_ACTION ITEM_
Lines that include the word "tempo" should be copied from the listing that follows.

_SOURCE INFORMATION_
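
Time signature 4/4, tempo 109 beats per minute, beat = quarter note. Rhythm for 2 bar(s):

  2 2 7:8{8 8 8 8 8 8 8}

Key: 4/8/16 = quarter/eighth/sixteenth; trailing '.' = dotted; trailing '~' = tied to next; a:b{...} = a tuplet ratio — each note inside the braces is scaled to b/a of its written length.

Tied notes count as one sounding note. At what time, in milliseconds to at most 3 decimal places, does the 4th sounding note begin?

note 4 onset = 32/7b = 2516.383ms

1. 0.0ms @ 0 + 1100.917ms (2)
2. 1100.917ms @ 2 + 1100.917ms (2)
3. 2201.835ms @ 4 + 314.548ms (4/7)
4. 2516.383ms @ 32/7 + 314.548ms (4/7)
5. 2830.931ms @ 36/7 + 314.548ms (4/7)
6. 3145.478ms @ 40/7 + 314.548ms (4/7)
7. 3460.026ms @ 44/7 + 314.548ms (4/7)
8. 3774.574ms @ 48/7 + 314.548ms (4/7)
9. 4089.122ms @ 52/7 + 314.548ms (4/7)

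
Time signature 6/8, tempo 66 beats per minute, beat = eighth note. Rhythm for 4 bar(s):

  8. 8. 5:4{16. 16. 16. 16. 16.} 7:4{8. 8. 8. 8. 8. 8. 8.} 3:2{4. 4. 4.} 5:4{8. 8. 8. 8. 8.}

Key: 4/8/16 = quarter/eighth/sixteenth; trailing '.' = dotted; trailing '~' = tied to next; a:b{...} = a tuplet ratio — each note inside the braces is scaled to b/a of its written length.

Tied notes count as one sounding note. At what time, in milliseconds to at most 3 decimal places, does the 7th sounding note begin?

1. 0.0ms @ 0 + 1363.636ms (3/2)
2. 1363.636ms @ 3/2 + 1363.636ms (3/2)
3. 2727.273ms @ 3 + 545.455ms (3/5)
4. 3272.727ms @ 18/5 + 545.455ms (3/5)
5. 3818.182ms @ 21/5 + 545.455ms (3/5)
6. 4363.636ms @ 24/5 + 545.455ms (3/5)
7. 4909.091ms @ 27/5 + 545.455ms (3/5)
8. 5454.545ms @ 6 + 779.221ms (6/7)
9. 6233.766ms @ 48/7 + 779.221ms (6/7)
10. 7012.987ms @ 54/7 + 779.221ms (6/7)
11. 7792.208ms @ 60/7 + 779.221ms (6/7)
12. 8571.429ms @ 66/7 + 779.221ms (6/7)
13. 9350.649ms @ 72/7 + 779.221ms (6/7)
14. 10129.87ms @ 78/7 + 779.221ms (6/7)
15. 10909.091ms @ 12 + 1818.182ms (2)
16. 12727.273ms @ 14 + 1818.182ms (2)
17. 14545.455ms @ 16 + 1818.182ms (2)
18. 16363.636ms @ 18 + 1090.909ms (6/5)
19. 17454.545ms @ 96/5 + 1090.909ms (6/5)
20. 18545.455ms @ 102/5 + 1090.909ms (6/5)
21. 19636.364ms @ 108/5 + 1090.909ms (6/5)
22. 20727.273ms @ 114/5 + 1090.909ms (6/5)

note 7 onset = 27/5b = 4909.091ms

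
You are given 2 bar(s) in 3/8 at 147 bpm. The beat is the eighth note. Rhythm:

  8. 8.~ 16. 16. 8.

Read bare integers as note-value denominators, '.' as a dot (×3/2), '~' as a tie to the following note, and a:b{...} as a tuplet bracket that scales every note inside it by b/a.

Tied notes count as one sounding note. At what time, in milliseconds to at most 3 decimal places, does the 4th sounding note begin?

note 4 onset = 9/2b = 1836.735ms

1. 0.0ms @ 0 + 612.245ms (3/2)
2. 612.245ms @ 3/2 + 918.367ms (9/4)
3. 1530.612ms @ 15/4 + 306.122ms (3/4)
4. 1836.735ms @ 9/2 + 612.245ms (3/2)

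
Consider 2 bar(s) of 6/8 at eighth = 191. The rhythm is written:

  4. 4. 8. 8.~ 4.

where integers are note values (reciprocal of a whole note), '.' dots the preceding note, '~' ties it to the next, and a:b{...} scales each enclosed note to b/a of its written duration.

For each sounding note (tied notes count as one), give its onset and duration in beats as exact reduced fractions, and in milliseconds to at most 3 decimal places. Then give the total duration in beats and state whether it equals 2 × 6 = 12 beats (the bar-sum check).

1) 0.0ms=0b +942.408ms=3b
2) 942.408ms=3b +942.408ms=3b
3) 1884.817ms=6b +471.204ms=3/2b
4) 2356.021ms=15/2b +1413.613ms=9/2b
Σ=12b of 12 (191bpm 6/8) — PASS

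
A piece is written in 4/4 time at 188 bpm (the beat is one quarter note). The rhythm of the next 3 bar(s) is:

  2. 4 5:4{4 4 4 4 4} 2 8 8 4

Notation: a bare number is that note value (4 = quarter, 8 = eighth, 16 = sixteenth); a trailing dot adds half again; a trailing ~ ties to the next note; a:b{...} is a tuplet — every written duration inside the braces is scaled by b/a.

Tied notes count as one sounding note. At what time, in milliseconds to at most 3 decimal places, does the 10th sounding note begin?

1. 0.0ms @ 0 + 957.447ms (3)
2. 957.447ms @ 3 + 319.149ms (1)
3. 1276.596ms @ 4 + 255.319ms (4/5)
4. 1531.915ms @ 24/5 + 255.319ms (4/5)
5. 1787.234ms @ 28/5 + 255.319ms (4/5)
6. 2042.553ms @ 32/5 + 255.319ms (4/5)
7. 2297.872ms @ 36/5 + 255.319ms (4/5)
8. 2553.191ms @ 8 + 638.298ms (2)
9. 3191.489ms @ 10 + 159.574ms (1/2)
10. 3351.064ms @ 21/2 + 159.574ms (1/2)
11. 3510.638ms @ 11 + 319.149ms (1)

note 10 onset = 21/2b = 3351.064ms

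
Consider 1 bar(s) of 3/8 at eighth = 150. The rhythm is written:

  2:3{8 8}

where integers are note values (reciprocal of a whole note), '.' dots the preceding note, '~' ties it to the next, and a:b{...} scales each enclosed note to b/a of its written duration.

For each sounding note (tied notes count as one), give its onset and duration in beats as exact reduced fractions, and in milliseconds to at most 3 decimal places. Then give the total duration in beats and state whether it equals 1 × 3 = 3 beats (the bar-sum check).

1) 0.0ms=0b +600.0ms=3/2b
2) 600.0ms=3/2b +600.0ms=3/2b
Σ=3b of 3 (150bpm 3/8) — PASS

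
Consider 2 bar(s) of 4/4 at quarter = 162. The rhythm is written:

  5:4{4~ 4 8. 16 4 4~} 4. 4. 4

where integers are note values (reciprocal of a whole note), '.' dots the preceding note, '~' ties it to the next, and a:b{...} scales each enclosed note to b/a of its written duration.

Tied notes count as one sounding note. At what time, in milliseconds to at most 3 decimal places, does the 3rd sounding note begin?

1. 0.0ms @ 0 + 592.593ms (8/5)
2. 592.593ms @ 8/5 + 222.222ms (3/5)
3. 814.815ms @ 11/5 + 74.074ms (1/5)
4. 888.889ms @ 12/5 + 296.296ms (4/5)
5. 1185.185ms @ 16/5 + 851.852ms (23/10)
6. 2037.037ms @ 11/2 + 555.556ms (3/2)
7. 2592.593ms @ 7 + 370.37ms (1)

note 3 onset = 11/5b = 814.815ms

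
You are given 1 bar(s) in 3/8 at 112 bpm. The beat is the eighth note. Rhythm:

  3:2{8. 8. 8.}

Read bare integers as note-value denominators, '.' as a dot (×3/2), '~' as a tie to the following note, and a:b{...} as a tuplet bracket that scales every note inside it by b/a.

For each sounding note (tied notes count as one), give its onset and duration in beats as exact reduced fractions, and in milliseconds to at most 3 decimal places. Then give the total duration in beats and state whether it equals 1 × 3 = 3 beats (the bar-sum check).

1) 0.0ms=0b +535.714ms=1b
2) 535.714ms=1b +535.714ms=1b
3) 1071.429ms=2b +535.714ms=1b
Σ=3b of 3 (112bpm 3/8) — PASS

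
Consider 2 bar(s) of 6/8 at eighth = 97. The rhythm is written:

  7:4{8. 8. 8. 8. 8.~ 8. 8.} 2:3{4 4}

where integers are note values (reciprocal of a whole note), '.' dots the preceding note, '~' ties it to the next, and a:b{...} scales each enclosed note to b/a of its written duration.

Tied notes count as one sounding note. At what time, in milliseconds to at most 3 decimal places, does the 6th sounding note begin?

1. 0.0ms @ 0 + 530.191ms (6/7)
2. 530.191ms @ 6/7 + 530.191ms (6/7)
3. 1060.383ms @ 12/7 + 530.191ms (6/7)
4. 1590.574ms @ 18/7 + 530.191ms (6/7)
5. 2120.766ms @ 24/7 + 1060.383ms (12/7)
6. 3181.149ms @ 36/7 + 530.191ms (6/7)
7. 3711.34ms @ 6 + 1855.67ms (3)
8. 5567.01ms @ 9 + 1855.67ms (3)

note 6 onset = 36/7b = 3181.149ms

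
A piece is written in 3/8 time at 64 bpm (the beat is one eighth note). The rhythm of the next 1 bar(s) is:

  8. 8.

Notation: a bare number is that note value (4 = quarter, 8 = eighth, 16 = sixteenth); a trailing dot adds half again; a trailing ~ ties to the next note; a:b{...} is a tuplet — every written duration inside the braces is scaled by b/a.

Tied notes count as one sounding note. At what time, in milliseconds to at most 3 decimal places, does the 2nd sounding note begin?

1. 0.0ms @ 0 + 1406.25ms (3/2)
2. 1406.25ms @ 3/2 + 1406.25ms (3/2)

note 2 onset = 3/2b = 1406.25ms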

_TASK RESULT_
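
Time signature 4/4, tempo 109 beats per minute, beat = quarter note. Rhythm for 2 bar(s):
Time signature 6/8, tempo 66 beats per minute, beat = eighth note. Rhythm for 4 bar(s):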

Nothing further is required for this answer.